(AVAILABLE DATA)
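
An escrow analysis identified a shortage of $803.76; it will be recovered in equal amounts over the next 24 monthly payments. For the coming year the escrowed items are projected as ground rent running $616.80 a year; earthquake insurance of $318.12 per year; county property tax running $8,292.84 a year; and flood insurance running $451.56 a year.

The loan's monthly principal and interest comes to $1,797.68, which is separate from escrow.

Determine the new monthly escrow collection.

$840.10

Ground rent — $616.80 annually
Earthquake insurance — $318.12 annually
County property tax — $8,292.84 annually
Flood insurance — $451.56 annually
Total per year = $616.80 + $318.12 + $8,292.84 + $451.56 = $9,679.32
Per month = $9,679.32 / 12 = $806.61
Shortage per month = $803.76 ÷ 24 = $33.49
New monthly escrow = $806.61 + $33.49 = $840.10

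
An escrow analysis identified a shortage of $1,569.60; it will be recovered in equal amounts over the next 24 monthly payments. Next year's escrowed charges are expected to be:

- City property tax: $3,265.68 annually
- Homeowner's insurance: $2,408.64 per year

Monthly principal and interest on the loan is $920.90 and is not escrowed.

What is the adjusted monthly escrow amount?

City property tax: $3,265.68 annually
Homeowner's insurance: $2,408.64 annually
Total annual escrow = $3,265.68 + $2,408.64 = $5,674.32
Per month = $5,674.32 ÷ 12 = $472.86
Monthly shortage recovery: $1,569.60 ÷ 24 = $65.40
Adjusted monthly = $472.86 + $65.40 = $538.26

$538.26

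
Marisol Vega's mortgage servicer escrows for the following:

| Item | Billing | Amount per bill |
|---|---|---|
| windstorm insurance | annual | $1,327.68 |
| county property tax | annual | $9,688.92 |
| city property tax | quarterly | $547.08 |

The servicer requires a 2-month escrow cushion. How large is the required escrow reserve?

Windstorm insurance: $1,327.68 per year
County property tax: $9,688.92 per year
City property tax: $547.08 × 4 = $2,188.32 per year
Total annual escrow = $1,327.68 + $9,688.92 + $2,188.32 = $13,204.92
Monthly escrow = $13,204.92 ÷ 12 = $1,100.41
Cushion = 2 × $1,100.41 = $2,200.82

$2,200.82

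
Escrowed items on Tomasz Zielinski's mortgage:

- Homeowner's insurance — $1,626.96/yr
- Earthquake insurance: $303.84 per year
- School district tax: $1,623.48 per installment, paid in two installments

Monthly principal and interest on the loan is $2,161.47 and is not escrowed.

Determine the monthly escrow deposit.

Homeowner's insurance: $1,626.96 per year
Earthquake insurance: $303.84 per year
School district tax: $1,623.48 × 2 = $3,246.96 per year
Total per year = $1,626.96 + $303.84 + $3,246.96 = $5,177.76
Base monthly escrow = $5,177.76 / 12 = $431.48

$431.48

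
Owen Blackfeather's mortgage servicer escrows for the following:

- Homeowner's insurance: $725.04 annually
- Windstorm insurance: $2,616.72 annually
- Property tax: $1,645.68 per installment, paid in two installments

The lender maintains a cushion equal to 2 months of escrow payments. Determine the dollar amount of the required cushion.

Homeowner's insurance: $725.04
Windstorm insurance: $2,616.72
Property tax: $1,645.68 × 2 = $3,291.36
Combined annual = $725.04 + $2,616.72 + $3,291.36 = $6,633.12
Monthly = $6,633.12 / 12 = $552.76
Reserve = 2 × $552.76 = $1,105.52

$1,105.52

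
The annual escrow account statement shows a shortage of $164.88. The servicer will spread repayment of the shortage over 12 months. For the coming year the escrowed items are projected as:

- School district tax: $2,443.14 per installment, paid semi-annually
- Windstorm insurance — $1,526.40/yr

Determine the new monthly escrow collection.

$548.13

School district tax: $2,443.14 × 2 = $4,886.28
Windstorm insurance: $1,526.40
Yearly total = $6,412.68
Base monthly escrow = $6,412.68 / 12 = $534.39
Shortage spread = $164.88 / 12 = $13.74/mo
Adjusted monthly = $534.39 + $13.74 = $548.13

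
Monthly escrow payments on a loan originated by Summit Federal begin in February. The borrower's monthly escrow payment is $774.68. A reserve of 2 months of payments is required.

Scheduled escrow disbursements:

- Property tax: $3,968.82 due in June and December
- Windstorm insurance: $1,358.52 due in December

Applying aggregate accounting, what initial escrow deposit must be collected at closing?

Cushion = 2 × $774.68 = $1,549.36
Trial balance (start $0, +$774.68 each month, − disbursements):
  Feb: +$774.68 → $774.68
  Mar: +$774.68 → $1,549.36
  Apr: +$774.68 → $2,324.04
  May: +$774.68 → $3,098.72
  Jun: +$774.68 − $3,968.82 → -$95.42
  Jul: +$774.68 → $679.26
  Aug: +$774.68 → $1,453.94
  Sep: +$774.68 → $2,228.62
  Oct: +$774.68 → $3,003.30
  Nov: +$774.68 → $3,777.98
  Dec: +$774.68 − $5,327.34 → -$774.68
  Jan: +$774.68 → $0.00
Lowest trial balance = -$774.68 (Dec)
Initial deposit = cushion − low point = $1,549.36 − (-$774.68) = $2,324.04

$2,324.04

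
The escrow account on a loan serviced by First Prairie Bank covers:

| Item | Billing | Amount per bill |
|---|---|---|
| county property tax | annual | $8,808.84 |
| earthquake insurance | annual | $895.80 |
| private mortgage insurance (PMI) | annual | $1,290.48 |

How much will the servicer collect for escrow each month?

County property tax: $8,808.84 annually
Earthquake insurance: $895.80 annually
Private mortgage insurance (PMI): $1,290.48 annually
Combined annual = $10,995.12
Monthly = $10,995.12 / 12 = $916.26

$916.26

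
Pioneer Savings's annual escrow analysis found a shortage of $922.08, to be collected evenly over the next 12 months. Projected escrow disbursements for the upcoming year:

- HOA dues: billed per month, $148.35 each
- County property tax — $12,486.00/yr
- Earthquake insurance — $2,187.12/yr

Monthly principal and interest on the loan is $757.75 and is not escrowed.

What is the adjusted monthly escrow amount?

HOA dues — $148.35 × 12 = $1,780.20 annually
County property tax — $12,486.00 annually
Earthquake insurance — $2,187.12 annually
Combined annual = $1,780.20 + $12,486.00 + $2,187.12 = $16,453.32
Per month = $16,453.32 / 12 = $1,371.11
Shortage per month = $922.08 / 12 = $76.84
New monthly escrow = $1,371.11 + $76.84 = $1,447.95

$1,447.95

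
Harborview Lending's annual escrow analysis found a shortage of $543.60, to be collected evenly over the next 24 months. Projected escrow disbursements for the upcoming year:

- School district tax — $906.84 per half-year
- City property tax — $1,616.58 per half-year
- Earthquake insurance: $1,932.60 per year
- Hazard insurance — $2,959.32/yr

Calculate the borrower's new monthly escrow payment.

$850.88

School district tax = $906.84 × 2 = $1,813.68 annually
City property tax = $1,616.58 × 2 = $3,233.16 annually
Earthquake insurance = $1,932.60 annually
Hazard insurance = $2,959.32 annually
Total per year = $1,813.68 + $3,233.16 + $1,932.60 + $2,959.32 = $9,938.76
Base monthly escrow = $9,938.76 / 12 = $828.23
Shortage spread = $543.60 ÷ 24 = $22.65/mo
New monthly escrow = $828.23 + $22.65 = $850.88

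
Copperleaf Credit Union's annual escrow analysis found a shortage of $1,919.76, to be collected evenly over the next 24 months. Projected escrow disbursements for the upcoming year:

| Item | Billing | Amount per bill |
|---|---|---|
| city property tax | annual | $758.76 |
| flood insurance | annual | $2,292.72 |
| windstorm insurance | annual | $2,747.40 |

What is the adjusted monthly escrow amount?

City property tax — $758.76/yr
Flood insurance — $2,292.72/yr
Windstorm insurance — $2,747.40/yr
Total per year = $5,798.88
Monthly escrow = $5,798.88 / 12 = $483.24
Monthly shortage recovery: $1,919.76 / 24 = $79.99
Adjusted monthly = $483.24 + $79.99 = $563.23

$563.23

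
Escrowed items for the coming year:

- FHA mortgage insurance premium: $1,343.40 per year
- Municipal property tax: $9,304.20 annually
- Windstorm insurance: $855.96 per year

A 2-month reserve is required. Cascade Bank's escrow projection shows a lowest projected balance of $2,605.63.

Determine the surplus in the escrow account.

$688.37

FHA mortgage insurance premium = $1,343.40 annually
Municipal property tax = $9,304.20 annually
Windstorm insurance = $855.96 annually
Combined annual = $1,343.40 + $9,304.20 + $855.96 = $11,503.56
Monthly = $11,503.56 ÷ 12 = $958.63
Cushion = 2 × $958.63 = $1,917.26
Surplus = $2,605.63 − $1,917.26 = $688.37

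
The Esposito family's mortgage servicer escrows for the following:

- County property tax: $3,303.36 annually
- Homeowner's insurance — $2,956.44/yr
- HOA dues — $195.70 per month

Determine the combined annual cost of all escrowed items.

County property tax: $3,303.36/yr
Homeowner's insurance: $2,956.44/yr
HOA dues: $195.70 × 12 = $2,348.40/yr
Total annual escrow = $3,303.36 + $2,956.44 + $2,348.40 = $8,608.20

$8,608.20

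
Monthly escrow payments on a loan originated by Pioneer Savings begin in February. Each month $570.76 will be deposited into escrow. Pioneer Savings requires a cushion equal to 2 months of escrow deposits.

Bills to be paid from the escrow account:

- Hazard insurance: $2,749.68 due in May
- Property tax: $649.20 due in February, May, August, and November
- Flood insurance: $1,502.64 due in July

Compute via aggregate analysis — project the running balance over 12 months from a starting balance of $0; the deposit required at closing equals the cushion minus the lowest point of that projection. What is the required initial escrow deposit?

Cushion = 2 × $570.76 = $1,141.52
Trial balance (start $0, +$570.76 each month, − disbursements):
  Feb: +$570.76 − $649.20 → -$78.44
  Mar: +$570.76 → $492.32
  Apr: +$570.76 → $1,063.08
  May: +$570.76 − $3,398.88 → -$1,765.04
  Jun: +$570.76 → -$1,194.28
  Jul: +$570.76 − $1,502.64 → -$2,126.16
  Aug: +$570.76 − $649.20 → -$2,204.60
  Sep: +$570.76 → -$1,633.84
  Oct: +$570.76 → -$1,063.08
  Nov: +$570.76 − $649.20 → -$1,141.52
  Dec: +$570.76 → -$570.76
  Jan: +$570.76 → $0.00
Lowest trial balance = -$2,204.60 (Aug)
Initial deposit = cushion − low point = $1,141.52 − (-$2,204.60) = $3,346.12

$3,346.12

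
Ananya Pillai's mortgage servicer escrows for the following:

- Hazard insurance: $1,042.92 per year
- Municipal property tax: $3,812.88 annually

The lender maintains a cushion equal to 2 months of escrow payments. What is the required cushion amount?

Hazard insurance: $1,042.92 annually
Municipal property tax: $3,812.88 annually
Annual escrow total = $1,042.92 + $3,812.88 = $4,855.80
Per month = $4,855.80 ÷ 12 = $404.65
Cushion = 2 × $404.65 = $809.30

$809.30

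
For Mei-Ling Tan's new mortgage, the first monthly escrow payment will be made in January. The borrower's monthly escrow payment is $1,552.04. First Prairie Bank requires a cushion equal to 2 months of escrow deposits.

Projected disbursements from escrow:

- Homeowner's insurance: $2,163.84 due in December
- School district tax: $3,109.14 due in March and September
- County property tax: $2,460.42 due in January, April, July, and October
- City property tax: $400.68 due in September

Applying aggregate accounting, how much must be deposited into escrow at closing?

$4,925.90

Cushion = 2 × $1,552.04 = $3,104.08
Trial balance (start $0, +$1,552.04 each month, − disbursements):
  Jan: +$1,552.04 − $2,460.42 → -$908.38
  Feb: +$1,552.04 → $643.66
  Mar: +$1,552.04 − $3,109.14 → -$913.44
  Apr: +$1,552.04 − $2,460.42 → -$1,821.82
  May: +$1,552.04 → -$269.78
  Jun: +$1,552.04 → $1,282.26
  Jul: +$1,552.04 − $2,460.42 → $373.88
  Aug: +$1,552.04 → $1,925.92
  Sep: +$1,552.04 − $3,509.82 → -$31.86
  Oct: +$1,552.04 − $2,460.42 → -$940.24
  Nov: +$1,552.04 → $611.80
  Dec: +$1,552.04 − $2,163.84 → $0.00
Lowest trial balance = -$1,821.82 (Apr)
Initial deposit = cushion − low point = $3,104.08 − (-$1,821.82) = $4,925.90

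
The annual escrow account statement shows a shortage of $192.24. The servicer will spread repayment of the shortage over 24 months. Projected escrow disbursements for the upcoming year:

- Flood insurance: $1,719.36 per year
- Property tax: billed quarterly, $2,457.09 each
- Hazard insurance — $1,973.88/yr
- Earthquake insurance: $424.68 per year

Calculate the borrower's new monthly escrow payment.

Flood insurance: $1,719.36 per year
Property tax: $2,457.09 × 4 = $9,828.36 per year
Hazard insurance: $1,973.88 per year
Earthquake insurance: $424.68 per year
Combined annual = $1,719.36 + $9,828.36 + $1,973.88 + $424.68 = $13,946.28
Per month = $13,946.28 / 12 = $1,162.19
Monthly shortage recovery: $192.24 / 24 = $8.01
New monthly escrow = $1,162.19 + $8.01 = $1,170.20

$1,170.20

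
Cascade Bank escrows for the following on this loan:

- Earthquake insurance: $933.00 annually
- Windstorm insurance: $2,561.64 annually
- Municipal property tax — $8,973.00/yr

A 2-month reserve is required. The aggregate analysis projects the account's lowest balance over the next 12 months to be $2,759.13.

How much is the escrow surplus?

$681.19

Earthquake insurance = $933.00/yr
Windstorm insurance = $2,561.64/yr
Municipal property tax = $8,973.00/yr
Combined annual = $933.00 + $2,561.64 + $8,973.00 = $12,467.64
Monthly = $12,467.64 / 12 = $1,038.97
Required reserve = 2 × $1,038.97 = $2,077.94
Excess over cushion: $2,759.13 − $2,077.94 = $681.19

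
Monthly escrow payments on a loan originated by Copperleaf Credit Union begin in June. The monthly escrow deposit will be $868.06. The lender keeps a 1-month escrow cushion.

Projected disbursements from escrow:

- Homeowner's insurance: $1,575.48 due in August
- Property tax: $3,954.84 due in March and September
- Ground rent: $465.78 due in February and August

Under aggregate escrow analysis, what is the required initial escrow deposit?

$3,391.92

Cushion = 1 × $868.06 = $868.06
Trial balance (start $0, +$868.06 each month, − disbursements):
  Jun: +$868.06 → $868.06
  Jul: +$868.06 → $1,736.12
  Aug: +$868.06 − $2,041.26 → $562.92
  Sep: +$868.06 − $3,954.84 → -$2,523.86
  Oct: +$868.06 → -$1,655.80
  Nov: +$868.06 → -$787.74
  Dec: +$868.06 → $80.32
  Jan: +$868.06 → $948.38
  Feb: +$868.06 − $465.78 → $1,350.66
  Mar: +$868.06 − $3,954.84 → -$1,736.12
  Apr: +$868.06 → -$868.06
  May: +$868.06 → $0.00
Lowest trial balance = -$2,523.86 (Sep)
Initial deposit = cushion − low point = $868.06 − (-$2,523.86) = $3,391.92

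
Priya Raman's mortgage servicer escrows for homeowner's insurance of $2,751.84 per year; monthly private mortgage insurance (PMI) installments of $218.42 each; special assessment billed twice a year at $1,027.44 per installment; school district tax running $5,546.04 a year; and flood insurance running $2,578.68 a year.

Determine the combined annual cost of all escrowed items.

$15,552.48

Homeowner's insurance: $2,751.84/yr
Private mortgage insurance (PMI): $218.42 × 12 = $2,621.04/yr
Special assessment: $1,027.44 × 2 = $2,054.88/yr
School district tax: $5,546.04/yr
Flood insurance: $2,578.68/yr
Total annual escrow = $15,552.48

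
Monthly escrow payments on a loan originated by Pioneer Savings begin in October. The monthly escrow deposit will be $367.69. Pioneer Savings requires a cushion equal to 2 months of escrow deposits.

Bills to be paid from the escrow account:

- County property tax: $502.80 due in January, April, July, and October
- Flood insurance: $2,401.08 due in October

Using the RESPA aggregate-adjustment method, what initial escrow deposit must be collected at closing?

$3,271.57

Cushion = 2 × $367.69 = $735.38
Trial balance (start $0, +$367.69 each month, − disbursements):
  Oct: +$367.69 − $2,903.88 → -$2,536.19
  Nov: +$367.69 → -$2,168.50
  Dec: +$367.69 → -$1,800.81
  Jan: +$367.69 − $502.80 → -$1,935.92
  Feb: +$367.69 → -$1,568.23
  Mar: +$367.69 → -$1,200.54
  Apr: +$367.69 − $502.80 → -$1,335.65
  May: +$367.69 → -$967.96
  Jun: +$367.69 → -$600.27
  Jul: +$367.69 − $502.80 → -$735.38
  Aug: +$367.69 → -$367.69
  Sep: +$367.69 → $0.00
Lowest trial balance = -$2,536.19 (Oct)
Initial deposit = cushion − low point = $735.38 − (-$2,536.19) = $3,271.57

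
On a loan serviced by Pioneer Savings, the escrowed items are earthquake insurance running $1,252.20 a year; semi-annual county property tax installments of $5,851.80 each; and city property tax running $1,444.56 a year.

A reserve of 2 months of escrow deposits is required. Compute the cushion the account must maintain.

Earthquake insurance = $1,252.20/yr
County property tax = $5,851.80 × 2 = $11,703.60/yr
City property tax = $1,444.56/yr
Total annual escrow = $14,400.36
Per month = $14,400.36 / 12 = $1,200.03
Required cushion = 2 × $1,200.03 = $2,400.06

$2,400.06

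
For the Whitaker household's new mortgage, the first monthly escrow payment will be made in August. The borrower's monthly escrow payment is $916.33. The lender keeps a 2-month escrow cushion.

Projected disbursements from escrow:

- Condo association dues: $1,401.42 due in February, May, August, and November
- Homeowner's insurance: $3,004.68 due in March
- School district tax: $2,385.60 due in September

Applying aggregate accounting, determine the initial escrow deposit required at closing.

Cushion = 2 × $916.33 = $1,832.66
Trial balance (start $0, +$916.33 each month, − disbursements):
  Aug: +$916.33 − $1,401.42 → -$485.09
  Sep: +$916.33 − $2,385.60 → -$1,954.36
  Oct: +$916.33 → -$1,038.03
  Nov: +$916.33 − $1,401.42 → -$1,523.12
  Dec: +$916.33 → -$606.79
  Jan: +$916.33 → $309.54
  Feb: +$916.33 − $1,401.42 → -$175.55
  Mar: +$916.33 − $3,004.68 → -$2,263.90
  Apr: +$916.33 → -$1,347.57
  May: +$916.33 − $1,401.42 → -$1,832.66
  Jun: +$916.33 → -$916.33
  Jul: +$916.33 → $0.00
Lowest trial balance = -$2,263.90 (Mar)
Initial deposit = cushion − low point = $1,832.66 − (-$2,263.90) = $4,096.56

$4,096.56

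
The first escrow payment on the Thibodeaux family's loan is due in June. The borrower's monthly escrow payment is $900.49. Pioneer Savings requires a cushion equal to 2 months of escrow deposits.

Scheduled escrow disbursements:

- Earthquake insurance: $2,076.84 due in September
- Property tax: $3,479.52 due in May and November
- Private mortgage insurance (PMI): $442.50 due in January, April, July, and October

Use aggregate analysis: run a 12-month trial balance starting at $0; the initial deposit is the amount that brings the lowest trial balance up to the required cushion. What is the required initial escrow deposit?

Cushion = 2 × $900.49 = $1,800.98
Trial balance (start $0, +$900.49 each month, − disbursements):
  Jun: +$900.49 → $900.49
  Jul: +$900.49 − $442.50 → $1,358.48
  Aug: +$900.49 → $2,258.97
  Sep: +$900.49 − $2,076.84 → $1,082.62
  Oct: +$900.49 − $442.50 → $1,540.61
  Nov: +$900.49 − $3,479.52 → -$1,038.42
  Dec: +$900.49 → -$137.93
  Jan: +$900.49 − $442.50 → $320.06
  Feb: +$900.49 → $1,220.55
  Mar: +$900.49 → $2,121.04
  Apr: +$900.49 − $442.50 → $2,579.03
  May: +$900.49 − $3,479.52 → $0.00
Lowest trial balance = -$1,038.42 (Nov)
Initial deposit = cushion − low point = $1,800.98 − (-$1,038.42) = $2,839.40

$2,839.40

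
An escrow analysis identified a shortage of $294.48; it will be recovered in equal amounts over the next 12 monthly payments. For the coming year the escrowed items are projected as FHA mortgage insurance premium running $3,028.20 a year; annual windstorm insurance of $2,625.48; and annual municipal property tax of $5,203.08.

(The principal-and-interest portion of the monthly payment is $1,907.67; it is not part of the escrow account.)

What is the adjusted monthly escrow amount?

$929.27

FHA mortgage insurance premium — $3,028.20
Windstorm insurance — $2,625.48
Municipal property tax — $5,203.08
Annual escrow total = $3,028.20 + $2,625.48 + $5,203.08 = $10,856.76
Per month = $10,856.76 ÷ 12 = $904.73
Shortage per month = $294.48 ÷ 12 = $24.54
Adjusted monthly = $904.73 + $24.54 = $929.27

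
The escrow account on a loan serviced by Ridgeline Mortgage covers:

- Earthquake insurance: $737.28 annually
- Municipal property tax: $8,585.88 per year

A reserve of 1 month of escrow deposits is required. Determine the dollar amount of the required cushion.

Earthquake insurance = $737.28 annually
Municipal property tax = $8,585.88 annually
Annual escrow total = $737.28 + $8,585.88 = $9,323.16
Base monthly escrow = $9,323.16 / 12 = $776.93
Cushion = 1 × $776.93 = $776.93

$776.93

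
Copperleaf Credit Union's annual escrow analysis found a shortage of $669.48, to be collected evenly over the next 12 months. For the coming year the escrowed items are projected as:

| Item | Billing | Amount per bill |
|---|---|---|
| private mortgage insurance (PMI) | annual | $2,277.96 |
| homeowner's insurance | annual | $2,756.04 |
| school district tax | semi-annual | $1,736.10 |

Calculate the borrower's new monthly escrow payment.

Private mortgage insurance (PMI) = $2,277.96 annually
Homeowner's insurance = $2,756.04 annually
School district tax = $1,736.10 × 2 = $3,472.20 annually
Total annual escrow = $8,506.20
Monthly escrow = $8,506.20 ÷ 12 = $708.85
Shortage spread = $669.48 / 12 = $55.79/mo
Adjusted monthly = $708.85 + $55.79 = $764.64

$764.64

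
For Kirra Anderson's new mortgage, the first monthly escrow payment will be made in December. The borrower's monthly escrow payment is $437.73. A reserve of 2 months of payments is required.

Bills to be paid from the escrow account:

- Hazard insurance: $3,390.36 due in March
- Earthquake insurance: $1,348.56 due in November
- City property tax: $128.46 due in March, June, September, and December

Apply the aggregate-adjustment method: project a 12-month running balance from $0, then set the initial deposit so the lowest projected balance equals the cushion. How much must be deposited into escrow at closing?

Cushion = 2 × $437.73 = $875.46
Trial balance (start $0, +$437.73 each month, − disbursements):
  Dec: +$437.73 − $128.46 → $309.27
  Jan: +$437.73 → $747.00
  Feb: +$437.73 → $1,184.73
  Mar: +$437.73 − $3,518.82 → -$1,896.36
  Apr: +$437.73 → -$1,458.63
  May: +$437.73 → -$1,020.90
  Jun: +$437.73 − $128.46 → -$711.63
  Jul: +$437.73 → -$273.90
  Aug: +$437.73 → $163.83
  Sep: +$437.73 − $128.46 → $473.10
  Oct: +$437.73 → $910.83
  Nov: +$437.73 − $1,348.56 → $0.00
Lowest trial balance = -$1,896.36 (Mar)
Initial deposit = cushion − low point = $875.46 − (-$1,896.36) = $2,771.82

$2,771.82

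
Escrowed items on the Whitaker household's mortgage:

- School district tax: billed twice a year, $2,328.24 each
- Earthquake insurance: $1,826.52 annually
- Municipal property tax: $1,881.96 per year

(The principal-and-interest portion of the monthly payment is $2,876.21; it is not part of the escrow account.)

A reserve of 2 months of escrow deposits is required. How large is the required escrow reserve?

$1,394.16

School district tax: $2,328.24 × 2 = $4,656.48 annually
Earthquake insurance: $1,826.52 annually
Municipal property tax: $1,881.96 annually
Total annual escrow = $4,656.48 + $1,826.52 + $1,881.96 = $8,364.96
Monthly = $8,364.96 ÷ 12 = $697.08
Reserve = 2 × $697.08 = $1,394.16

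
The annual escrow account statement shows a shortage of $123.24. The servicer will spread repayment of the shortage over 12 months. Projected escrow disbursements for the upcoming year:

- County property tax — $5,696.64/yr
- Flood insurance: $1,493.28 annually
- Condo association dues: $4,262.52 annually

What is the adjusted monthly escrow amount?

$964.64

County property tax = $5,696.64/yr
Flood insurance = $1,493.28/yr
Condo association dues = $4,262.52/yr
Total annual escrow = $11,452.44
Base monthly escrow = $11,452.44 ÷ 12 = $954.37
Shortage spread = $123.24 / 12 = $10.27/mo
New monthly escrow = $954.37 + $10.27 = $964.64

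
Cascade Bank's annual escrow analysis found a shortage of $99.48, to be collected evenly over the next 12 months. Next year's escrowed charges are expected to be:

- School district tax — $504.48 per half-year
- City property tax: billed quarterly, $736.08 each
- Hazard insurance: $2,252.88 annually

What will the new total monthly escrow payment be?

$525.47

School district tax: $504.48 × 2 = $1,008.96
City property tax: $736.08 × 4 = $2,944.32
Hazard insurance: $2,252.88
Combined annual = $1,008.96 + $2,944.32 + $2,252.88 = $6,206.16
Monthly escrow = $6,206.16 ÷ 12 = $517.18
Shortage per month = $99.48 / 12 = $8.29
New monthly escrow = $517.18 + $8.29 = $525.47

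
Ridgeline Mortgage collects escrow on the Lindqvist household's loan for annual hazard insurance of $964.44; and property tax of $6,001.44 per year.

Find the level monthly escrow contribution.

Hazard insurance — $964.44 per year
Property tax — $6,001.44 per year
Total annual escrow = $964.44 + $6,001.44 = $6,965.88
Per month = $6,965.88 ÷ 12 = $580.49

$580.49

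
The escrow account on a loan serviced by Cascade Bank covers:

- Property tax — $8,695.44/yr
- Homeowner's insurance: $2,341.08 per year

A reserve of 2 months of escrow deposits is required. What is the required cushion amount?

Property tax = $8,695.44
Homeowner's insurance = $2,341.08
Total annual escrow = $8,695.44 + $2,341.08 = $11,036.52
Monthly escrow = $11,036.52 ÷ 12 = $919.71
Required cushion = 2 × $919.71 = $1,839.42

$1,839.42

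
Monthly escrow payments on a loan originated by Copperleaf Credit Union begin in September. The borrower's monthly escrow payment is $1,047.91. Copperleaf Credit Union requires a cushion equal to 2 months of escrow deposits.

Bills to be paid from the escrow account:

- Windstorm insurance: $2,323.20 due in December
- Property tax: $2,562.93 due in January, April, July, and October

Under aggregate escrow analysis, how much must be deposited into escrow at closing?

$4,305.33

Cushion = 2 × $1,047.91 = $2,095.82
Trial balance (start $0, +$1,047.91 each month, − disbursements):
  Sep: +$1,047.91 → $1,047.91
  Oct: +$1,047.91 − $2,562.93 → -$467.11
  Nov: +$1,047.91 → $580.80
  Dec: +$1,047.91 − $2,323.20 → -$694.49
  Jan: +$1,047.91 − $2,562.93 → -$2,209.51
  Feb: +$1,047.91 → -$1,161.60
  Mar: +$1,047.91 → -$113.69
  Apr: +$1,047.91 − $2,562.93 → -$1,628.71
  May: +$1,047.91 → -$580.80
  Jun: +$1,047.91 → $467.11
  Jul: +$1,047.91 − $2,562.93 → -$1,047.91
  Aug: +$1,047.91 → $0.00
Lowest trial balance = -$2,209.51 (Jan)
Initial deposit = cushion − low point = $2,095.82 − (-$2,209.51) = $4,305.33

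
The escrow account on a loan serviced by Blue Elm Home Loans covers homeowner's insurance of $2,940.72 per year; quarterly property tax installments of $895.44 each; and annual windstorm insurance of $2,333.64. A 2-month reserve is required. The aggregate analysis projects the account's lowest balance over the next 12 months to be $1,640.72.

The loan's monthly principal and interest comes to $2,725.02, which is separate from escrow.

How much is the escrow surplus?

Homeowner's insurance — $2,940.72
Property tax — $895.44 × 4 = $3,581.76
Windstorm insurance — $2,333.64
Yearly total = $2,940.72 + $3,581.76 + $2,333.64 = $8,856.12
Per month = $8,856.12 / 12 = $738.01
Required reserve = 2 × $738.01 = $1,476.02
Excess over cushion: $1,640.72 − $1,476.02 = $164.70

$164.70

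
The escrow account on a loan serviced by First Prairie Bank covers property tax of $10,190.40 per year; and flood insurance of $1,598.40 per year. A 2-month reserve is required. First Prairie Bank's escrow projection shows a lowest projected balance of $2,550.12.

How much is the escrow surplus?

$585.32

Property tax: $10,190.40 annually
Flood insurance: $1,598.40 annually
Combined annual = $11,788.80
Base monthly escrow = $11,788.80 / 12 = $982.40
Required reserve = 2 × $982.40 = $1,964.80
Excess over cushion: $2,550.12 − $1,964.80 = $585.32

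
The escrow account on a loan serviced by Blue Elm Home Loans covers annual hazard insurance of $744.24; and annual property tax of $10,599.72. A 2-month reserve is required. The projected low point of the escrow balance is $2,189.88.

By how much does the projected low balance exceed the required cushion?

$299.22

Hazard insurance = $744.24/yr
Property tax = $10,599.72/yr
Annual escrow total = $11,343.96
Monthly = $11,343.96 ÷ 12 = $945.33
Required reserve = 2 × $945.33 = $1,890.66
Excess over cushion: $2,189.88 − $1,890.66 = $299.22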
(End AVAILABLE DATA)
Look back at the data above. Transcribe exactly the lines starting at the line that contains "Ridgeline Mortgage collects" and ending at the line that contains "The escrow account on a loan serviced by Cascade".

- _EXERCISE RESULT_:
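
Ridgeline Mortgage collects escrow on the Lindqvist household's loan for annual hazard insurance of $964.44; and property tax of $6,001.44 per year.

Find the level monthly escrow contribution.

Hazard insurance — $964.44 per year
Property tax — $6,001.44 per year
Total annual escrow = $964.44 + $6,001.44 = $6,965.88
Per month = $6,965.88 ÷ 12 = $580.49

$580.49

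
The escrow account on a loan serviced by Cascade Bank covers: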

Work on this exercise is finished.